> [PROBLEM TO WORK ON]
Please reproduce exactly the line that carries "What is the coefficient of x^8" and all remaining lines through the last line of the data, and write nothing else.

--- PROVIDED RECORDS Enclosed Below ---

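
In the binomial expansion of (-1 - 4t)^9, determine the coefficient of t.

-36

The general term is C(9,j)·(-1)^j·(-4t)^(9-j); the t^1 term has j = 8.
C(9,8) = 9.
Coefficient = C(9,8) · (-4)^1 = 9 · (-4) = -36.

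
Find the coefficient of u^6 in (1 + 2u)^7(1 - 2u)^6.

Coefficient of u^6 = Σ_{j} C(7,j)·2^j·C(6,6-j)·(-2)^(6-j) for j from 0 to 6.
= 64 + (-2688) + 20160 + (-44800) + 33600 + (-8064) + 448 = -1280.

-1280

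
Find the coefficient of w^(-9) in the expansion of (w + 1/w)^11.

11

General term: C(11,j)·(w)^j·(1/w)^(11-j), with w-exponent 1j − 1(11−j) = 2j − 11.
Set 2j − 11 = -9: j = 1.
C(11,1) = 11; 1^1 = 1; 1^10 = 1.
Coefficient = 11 · 1 · 1 = 11.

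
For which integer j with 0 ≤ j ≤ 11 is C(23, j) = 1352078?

C(23,j) increases on 0 ≤ j ≤ 11. C(23,10) = 1144066 and C(23,11) = 1352078, so j = 11.

11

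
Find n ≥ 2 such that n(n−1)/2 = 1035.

n(n−1)/2 = 1035 ⇒ n(n−1) = 2070. Since 46·45 = 2070, n = 46.

46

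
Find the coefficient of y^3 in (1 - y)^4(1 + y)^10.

-4

Coefficient of y^3 = Σ_{j} C(4,j)·(-1)^j·C(10,3-j)·1^(3-j) for j from 0 to 3.
= 120 + (-180) + 60 + (-4) = -4.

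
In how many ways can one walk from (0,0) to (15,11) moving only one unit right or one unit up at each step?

7726160

Each path is a sequence of 26 steps with 15 rights: C(26,15) = 7726160.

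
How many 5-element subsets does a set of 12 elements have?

C(12,5) = (12·11·10·9·8) / 5! = 95040 / 120 = 792.

792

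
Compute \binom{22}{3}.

C(22,3) = (22·21·20) / 3! = 9240 / 6 = 1540.

1540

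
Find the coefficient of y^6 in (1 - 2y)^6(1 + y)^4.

156

Coefficient of y^6 = Σ_{j} C(6,j)·(-2)^j·C(4,6-j)·1^(6-j) for j from 2 to 6.
= 60 + (-640) + 1440 + (-768) + 64 = 156.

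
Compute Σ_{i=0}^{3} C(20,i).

1 + 20 + 190 + 1140 = 1351.

1351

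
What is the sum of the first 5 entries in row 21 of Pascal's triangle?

7547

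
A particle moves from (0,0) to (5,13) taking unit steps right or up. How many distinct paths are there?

Each path is a sequence of 18 steps with 5 rights: C(18,5) = 8568.

8568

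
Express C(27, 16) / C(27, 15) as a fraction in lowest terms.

3/4

C(n,k+1)/C(n,k) = (n−k)/(k+1) = (27−15)/(15+1) = 12/16 = 3/4.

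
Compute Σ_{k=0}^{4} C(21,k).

1 + 21 + 210 + 1330 + 5985 = 7547.

7547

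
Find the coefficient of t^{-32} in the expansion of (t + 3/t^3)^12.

2125764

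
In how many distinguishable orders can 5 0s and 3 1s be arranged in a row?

56

Choose positions for the 0s: C(8,5) = 56.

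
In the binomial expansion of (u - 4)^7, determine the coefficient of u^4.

-2240

The general term is C(7,j)·(u)^j·(-4)^(7-j); the u^4 term has j = 4.
C(7,4) = 35.
Coefficient = C(7,4) · (-4)^3 = 35 · (-64) = -2240.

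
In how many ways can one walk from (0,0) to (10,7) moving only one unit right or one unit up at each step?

Each path is a sequence of 17 steps with 10 rights: C(17,10) = 19448.

19448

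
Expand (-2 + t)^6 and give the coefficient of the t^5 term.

-12

The general term is C(6,j)·(-2)^j·(t)^(6-j); the t^5 term has j = 1.
C(6,1) = 6.
Coefficient = C(6,1) · (-2)^1 = 6 · (-2) = -12.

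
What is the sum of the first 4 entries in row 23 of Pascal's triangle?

1 + 23 + 253 + 1771 = 2048.

2048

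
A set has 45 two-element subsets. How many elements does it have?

10

n(n−1)/2 = 45 ⇒ n(n−1) = 90. Since 10·9 = 90, n = 10.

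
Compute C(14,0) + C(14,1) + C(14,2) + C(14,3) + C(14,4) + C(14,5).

3473

1 + 14 + 91 + 364 + 1001 + 2002 = 3473.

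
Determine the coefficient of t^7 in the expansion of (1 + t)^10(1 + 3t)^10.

7379040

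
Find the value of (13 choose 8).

C(13,8) = C(13,5) by symmetry.
C(13,5) = (13·12·11·10·9) / 5! = 154440 / 120 = 1287.

1287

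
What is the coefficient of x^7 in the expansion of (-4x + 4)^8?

The general term is C(8,j)·(-4x)^j·(4)^(8-j); the x^7 term has j = 7.
C(8,7) = 8.
Coefficient = C(8,7) · (-4)^7 · 4^1 = 8 · (-16384) · 4 = -524288.

-524288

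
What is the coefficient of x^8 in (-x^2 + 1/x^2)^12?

General term: C(12,j)·(-x^2)^j·(1/x^2)^(12-j), with x-exponent 2j − 2(12−j) = 4j − 24.
Set 4j − 24 = 8: j = 8.
C(12,8) = 495; (-1)^8 = 1; 1^4 = 1.
Coefficient = 495 · 1 · 1 = 495.

495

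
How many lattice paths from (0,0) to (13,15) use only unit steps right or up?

37442160

Each path is a sequence of 28 steps with 13 rights: C(28,13) = 37442160.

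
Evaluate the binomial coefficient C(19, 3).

969

C(19,3) = (19·18·17) / 3! = 5814 / 6 = 969.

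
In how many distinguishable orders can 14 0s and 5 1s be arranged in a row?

11628

Choose positions for the 0s: C(19,14) = 11628.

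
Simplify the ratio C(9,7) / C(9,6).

C(n,k+1)/C(n,k) = (n−k)/(k+1) = (9−6)/(6+1) = 3/7.

3/7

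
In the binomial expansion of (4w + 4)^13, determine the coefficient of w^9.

The general term is C(13,j)·(4w)^j·(4)^(13-j); the w^9 term has j = 9.
C(13,9) = 715.
Coefficient = C(13,9) · 4^9 · 4^4 = 715 · 262144 · 256 = 47982837760.

47982837760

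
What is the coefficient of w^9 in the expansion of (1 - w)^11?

-55

The general term is C(11,j)·(1)^j·(-w)^(11-j); the w^9 term has j = 2.
C(11,2) = 55.
Coefficient = C(11,2) · (-1)^9 = 55 · (-1) = -55.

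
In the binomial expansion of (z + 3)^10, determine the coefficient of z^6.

The general term is C(10,j)·(z)^j·(3)^(10-j); the z^6 term has j = 6.
C(10,6) = 210.
Coefficient = C(10,6) · 3^4 = 210 · 81 = 17010.

17010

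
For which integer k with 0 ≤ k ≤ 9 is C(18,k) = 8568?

5

C(18,k) increases on 0 ≤ k ≤ 9. C(18,4) = 3060 and C(18,5) = 8568, so k = 5.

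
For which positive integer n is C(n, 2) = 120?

16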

--- End of Enclosed PROVIDED RECORDS ---

> [SOLUTION TO THIS TASK]
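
What is the coefficient of x^8 in (-x^2 + 1/x^2)^12?

General term: C(12,j)·(-x^2)^j·(1/x^2)^(12-j), with x-exponent 2j − 2(12−j) = 4j − 24.
Set 4j − 24 = 8: j = 8.
C(12,8) = 495; (-1)^8 = 1; 1^4 = 1.
Coefficient = 495 · 1 · 1 = 495.

495

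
How many lattice paths from (0,0) to (13,15) use only unit steps right or up?

37442160

Each path is a sequence of 28 steps with 13 rights: C(28,13) = 37442160.

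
Evaluate the binomial coefficient C(19, 3).

969

C(19,3) = (19·18·17) / 3! = 5814 / 6 = 969.

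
In how many distinguishable orders can 14 0s and 5 1s be arranged in a row?

11628

Choose positions for the 0s: C(19,14) = 11628.

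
Simplify the ratio C(9,7) / C(9,6).

C(n,k+1)/C(n,k) = (n−k)/(k+1) = (9−6)/(6+1) = 3/7.

3/7

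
In the binomial expansion of (4w + 4)^13, determine the coefficient of w^9.

The general term is C(13,j)·(4w)^j·(4)^(13-j); the w^9 term has j = 9.
C(13,9) = 715.
Coefficient = C(13,9) · 4^9 · 4^4 = 715 · 262144 · 256 = 47982837760.

47982837760

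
What is the coefficient of w^9 in the expansion of (1 - w)^11?

-55

The general term is C(11,j)·(1)^j·(-w)^(11-j); the w^9 term has j = 2.
C(11,2) = 55.
Coefficient = C(11,2) · (-1)^9 = 55 · (-1) = -55.

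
In the binomial expansion of (z + 3)^10, determine the coefficient of z^6.

The general term is C(10,j)·(z)^j·(3)^(10-j); the z^6 term has j = 6.
C(10,6) = 210.
Coefficient = C(10,6) · 3^4 = 210 · 81 = 17010.

17010

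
For which integer k with 0 ≤ k ≤ 9 is C(18,k) = 8568?

5

C(18,k) increases on 0 ≤ k ≤ 9. C(18,4) = 3060 and C(18,5) = 8568, so k = 5.

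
For which positive integer n is C(n, 2) = 120?

16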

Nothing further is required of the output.